Problem details
From the data below, return the exact lines starting at the line containing "60 person-hours of" and ending at the line containing "- SKU-124: profit", both included, and nothing else.

Data for review below:

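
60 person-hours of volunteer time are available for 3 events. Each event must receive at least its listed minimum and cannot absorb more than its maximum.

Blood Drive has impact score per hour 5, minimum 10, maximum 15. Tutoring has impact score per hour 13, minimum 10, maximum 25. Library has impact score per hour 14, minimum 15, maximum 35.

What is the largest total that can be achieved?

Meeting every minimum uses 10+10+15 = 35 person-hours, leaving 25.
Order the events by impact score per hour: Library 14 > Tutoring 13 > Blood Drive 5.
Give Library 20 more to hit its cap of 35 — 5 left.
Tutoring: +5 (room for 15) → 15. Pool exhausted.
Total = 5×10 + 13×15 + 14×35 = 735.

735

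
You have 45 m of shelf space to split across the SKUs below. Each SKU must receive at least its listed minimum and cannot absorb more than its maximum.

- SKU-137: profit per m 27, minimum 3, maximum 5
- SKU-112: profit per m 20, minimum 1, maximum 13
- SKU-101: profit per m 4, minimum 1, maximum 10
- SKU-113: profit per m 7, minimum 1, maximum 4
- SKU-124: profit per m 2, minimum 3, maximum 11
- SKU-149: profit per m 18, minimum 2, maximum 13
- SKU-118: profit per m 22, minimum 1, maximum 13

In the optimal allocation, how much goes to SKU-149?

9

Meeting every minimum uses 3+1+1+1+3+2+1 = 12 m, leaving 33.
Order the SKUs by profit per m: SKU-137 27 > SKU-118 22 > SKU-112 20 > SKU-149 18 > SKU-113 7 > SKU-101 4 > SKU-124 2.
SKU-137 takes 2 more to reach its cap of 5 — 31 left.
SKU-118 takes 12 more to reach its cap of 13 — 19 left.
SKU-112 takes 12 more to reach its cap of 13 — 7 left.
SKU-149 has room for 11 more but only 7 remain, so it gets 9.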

End of Data for review.
Data for review below:

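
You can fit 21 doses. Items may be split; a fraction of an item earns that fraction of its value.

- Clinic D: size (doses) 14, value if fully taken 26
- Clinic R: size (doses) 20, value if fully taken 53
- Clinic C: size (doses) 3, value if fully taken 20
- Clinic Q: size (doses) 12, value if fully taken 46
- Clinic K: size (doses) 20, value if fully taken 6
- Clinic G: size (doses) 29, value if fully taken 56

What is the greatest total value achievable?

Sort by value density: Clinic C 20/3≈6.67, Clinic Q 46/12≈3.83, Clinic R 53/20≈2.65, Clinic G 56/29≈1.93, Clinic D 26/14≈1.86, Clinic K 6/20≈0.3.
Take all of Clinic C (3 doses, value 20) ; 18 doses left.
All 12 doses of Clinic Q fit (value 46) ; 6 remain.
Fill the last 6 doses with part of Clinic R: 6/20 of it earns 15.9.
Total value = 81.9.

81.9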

End of Data for review.
Data for review below:

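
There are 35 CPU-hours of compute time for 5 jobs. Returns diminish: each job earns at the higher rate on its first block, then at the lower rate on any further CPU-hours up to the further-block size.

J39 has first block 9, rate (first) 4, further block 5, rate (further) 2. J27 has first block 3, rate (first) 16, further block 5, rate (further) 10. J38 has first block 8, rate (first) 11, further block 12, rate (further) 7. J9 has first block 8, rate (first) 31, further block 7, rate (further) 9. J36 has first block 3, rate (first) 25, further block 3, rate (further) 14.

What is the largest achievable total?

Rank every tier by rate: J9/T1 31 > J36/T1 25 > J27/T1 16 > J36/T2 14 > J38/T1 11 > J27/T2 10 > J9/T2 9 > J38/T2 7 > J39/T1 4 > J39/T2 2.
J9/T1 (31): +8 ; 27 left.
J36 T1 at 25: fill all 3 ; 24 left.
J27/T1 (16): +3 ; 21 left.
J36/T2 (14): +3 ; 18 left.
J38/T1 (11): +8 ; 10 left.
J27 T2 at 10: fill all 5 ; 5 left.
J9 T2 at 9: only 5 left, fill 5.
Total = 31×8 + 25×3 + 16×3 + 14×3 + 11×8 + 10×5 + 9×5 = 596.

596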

End of Data for review.

Written response
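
60 person-hours of volunteer time are available for 3 events. Each event must receive at least its listed minimum and cannot absorb more than its maximum.

Blood Drive has impact score per hour 5, minimum 10, maximum 15. Tutoring has impact score per hour 13, minimum 10, maximum 25. Library has impact score per hour 14, minimum 15, maximum 35.

What is the largest total that can be achieved?

Meeting every minimum uses 10+10+15 = 35 person-hours, leaving 25.
Order the events by impact score per hour: Library 14 > Tutoring 13 > Blood Drive 5.
Give Library 20 more to hit its cap of 35 — 5 left.
Tutoring: +5 (room for 15) → 15. Pool exhausted.
Total = 5×10 + 13×15 + 14×35 = 735.

735

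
You have 45 m of shelf space to split across the SKUs below. Each SKU must receive at least its listed minimum and cannot absorb more than its maximum.

- SKU-137: profit per m 27, minimum 3, maximum 5
- SKU-112: profit per m 20, minimum 1, maximum 13
- SKU-101: profit per m 4, minimum 1, maximum 10
- SKU-113: profit per m 7, minimum 1, maximum 4
- SKU-124: profit per m 2, minimum 3, maximum 11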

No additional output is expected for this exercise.